Write out the material below exactly, with no line missing.
[[ Working data open ]]
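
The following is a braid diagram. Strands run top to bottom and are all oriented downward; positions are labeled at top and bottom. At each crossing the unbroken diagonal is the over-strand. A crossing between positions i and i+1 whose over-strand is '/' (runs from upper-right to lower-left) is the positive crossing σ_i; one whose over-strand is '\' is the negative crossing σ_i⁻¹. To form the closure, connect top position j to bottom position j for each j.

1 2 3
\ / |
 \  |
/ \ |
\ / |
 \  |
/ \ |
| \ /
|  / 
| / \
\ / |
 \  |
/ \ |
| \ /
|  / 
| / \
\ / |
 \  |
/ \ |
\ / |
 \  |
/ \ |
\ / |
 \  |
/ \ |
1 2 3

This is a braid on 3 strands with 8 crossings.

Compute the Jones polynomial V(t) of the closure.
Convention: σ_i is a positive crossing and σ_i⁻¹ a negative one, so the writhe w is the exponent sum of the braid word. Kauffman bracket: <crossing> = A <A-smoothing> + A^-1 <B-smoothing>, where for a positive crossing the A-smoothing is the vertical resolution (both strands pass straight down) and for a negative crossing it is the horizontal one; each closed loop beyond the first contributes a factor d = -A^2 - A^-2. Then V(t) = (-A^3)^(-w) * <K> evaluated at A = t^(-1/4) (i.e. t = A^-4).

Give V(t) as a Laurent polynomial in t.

1 - t^-1 + 2*t^-2 - 2*t^-3 + 3*t^-4 - 3*t^-5 + 2*t^-6 - 2*t^-7 + t^-8

Derivation:
Reading the diagram top to bottom ('/'-over between positions i,i+1 = s_i, '\'-over = s_i^-1): braid word = s1^-1 s1^-1 s2 s1^-1 s2 s1^-1 s1^-1 s1^-1.
Braid: s1^-1 s1^-1 s2 s1^-1 s2 s1^-1 s1^-1 s1^-1 on 3 strands, 8 crossings.
Writhe w = (#positive) - (#negative) = 2 - 6 = -4.
Computing the Kauffman bracket via state sum. There are 2^8 = 256 states.
Smooth each crossing (0=||, 1=⌣⌢); contribution A^(Σ sign_k(1-2s_k)) * d^(L-1).
Tabulate the states by total A-exponent and number of loops L (A-exp: L × count):
  A^8: L=7 ×1
  A^6: L=6 ×8
  A^4: L=5 ×28
  A^2: L=4 ×55, L=6 ×1
  A^0: L=3 ×65, L=5 ×5
  A^-2: L=2 ×46, L=4 ×10
  A^-4: L=1 ×17, L=3 ×11
  A^-6: L=2 ×8
  A^-8: L=3 ×1
Each group contributes A^e * Σ count * d^(L-1):
Powers of d = -A^2 - A^-2: d^2 = A^4 + 2 + A^-4; d^3 = -A^6 - 3*A^2 - 3*A^-2 - A^-6; d^4 = A^8 + 4*A^4 + 6 + 4*A^-4 + A^-8; d^5 = -A^10 - 5*A^6 - 10*A^2 - 10*A^-2 - 5*A^-6 - A^-10; d^6 = A^12 + 6*A^8 + 15*A^4 + 20 + 15*A^-4 + 6*A^-8 + A^-12.
  A^8 * (d^6) = A^20 + 6*A^16 + 15*A^12 + 20*A^8 + 15*A^4 + 6 + A^-4
  A^6 * (8*d^5) = -8*A^16 - 40*A^12 - 80*A^8 - 80*A^4 - 40 - 8*A^-4
  A^4 * (28*d^4) = 28*A^12 + 112*A^8 + 168*A^4 + 112 + 28*A^-4
  A^2 * (55*d^3 + d^5) = -A^12 - 60*A^8 - 175*A^4 - 175 - 60*A^-4 - A^-8
  A^0 * (65*d^2 + 5*d^4) = 5*A^8 + 85*A^4 + 160 + 85*A^-4 + 5*A^-8
  A^-2 * (46*d + 10*d^3) = -10*A^4 - 76 - 76*A^-4 - 10*A^-8
  A^-4 * (17 + 11*d^2) = 11 + 39*A^-4 + 11*A^-8
  A^-6 * (8*d) = -8*A^-4 - 8*A^-8
  A^-8 * (d^2) = A^-4 + 2*A^-8 + A^-12
Summing the groups: <K> = A^20 - 2*A^16 + 2*A^12 - 3*A^8 + 3*A^4 - 2 + 2*A^-4 - A^-8 + A^-12
Normalise by the writhe: (-A^3)^(-w) = (-A^3)^(4) = A^12, so f(A) = A^12 * <K> = A^32 - 2*A^28 + 2*A^24 - 3*A^20 + 3*A^16 - 2*A^12 + 2*A^8 - A^4 + 1.
Substitute A = t^(-1/4), i.e. A^e → t^(-e/4): V(t) = 1 - t^-1 + 2*t^-2 - 2*t^-3 + 3*t^-4 - 3*t^-5 + 2*t^-6 - 2*t^-7 + t^-8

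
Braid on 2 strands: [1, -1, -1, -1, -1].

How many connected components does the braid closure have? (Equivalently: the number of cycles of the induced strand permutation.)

Track the strand permutation on 2 strands, starting from identity.
  step 1: s1 swaps positions 1,2 -> [2 1]
  step 2: s1^-1 swaps positions 1,2 -> [1 2]
  step 3: s1^-1 swaps positions 1,2 -> [2 1]
  step 4: s1^-1 swaps positions 1,2 -> [1 2]
  step 5: s1^-1 swaps positions 1,2 -> [2 1]
Final permutation (position -> original strand): [2 1]
Closure components = cycle count of this permutation = 1.

Answer: 1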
[[ Working data closed ]]
* [Result of the task]
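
The following is a braid diagram. Strands run top to bottom and are all oriented downward; positions are labeled at top and bottom. At each crossing the unbroken diagonal is the over-strand. A crossing between positions i and i+1 whose over-strand is '/' (runs from upper-right to lower-left) is the positive crossing σ_i; one whose over-strand is '\' is the negative crossing σ_i⁻¹. To form the closure, connect top position j to bottom position j for each j.

1 2 3
\ / |
 \  |
/ \ |
\ / |
 \  |
/ \ |
| \ /
|  / 
| / \
\ / |
 \  |
/ \ |
| \ /
|  / 
| / \
\ / |
 \  |
/ \ |
\ / |
 \  |
/ \ |
\ / |
 \  |
/ \ |
1 2 3

This is a braid on 3 strands with 8 crossings.

Compute the Jones polynomial V(t) of the closure.
Convention: σ_i is a positive crossing and σ_i⁻¹ a negative one, so the writhe w is the exponent sum of the braid word. Kauffman bracket: <crossing> = A <A-smoothing> + A^-1 <B-smoothing>, where for a positive crossing the A-smoothing is the vertical resolution (both strands pass straight down) and for a negative crossing it is the horizontal one; each closed loop beyond the first contributes a factor d = -A^2 - A^-2. Then V(t) = (-A^3)^(-w) * <K> evaluated at A = t^(-1/4) (i.e. t = A^-4).

Give V(t) as a Laurent polynomial in t.

1 - t^-1 + 2*t^-2 - 2*t^-3 + 3*t^-4 - 3*t^-5 + 2*t^-6 - 2*t^-7 + t^-8

Derivation:
Reading the diagram top to bottom ('/'-over between positions i,i+1 = s_i, '\'-over = s_i^-1): braid word = s1^-1 s1^-1 s2 s1^-1 s2 s1^-1 s1^-1 s1^-1.
Braid: s1^-1 s1^-1 s2 s1^-1 s2 s1^-1 s1^-1 s1^-1 on 3 strands, 8 crossings.
Writhe w = (#positive) - (#negative) = 2 - 6 = -4.
Computing the Kauffman bracket via state sum. There are 2^8 = 256 states.
Smooth each crossing (0=||, 1=⌣⌢); contribution A^(Σ sign_k(1-2s_k)) * d^(L-1).
Tabulate the states by total A-exponent and number of loops L (A-exp: L × count):
  A^8: L=7 ×1
  A^6: L=6 ×8
  A^4: L=5 ×28
  A^2: L=4 ×55, L=6 ×1
  A^0: L=3 ×65, L=5 ×5
  A^-2: L=2 ×46, L=4 ×10
  A^-4: L=1 ×17, L=3 ×11
  A^-6: L=2 ×8
  A^-8: L=3 ×1
Each group contributes A^e * Σ count * d^(L-1):
Powers of d = -A^2 - A^-2: d^2 = A^4 + 2 + A^-4; d^3 = -A^6 - 3*A^2 - 3*A^-2 - A^-6; d^4 = A^8 + 4*A^4 + 6 + 4*A^-4 + A^-8; d^5 = -A^10 - 5*A^6 - 10*A^2 - 10*A^-2 - 5*A^-6 - A^-10; d^6 = A^12 + 6*A^8 + 15*A^4 + 20 + 15*A^-4 + 6*A^-8 + A^-12.
  A^8 * (d^6) = A^20 + 6*A^16 + 15*A^12 + 20*A^8 + 15*A^4 + 6 + A^-4
  A^6 * (8*d^5) = -8*A^16 - 40*A^12 - 80*A^8 - 80*A^4 - 40 - 8*A^-4
  A^4 * (28*d^4) = 28*A^12 + 112*A^8 + 168*A^4 + 112 + 28*A^-4
  A^2 * (55*d^3 + d^5) = -A^12 - 60*A^8 - 175*A^4 - 175 - 60*A^-4 - A^-8
  A^0 * (65*d^2 + 5*d^4) = 5*A^8 + 85*A^4 + 160 + 85*A^-4 + 5*A^-8
  A^-2 * (46*d + 10*d^3) = -10*A^4 - 76 - 76*A^-4 - 10*A^-8
  A^-4 * (17 + 11*d^2) = 11 + 39*A^-4 + 11*A^-8
  A^-6 * (8*d) = -8*A^-4 - 8*A^-8
  A^-8 * (d^2) = A^-4 + 2*A^-8 + A^-12
Summing the groups: <K> = A^20 - 2*A^16 + 2*A^12 - 3*A^8 + 3*A^4 - 2 + 2*A^-4 - A^-8 + A^-12
Normalise by the writhe: (-A^3)^(-w) = (-A^3)^(4) = A^12, so f(A) = A^12 * <K> = A^32 - 2*A^28 + 2*A^24 - 3*A^20 + 3*A^16 - 2*A^12 + 2*A^8 - A^4 + 1.
Substitute A = t^(-1/4), i.e. A^e → t^(-e/4): V(t) = 1 - t^-1 + 2*t^-2 - 2*t^-3 + 3*t^-4 - 3*t^-5 + 2*t^-6 - 2*t^-7 + t^-8

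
Braid on 2 strands: [1, -1, -1, -1, -1].

How many connected components does the braid closure have? (Equivalently: the number of cycles of the induced strand permutation.)

Track the strand permutation on 2 strands, starting from identity.
  step 1: s1 swaps positions 1,2 -> [2 1]
  step 2: s1^-1 swaps positions 1,2 -> [1 2]
  step 3: s1^-1 swaps positions 1,2 -> [2 1]
  step 4: s1^-1 swaps positions 1,2 -> [1 2]
  step 5: s1^-1 swaps positions 1,2 -> [2 1]
Final permutation (position -> original strand): [2 1]
Closure components = cycle count of this permutation = 1.

Answer: 1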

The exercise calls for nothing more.